Saved data entries:
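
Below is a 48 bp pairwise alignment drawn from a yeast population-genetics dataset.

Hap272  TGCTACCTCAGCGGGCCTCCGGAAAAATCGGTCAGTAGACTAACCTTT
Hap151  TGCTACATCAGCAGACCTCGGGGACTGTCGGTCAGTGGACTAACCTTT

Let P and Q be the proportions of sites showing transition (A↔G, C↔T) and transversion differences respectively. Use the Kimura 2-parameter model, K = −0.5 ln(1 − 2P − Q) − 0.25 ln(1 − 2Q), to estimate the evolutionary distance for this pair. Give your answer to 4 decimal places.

0.2180

The sequences differ at positions 7 (C/A, transversion), 13 (G/A, transition), 15 (G/A, transition), 20 (C/G, transversion), 23 (A/G, transition), 25 (A/C, transversion), 26 (A/T, transversion), 27 (A/G, transition), 37 (A/G, transition).
Of the 9 differences, 5 transitions and 4 transversions over 48 sites: P = 5/48 = 0.104167, Q = 4/48 = 0.083333.
d = −0.5·ln(0.708333) − 0.25·ln(0.833334) = −0.5·(-0.344841) − 0.25·(-0.182321) = 0.2180.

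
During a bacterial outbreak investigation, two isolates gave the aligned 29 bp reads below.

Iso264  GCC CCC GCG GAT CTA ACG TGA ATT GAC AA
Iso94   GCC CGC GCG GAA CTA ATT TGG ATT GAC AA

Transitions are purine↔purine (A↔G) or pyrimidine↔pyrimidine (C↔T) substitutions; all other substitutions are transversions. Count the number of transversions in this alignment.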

*GOAL OF THE EXERCISE*
Each line of the entries that holds "alignment" should be counted, and only the total given.

*TASK SOLUTION*
2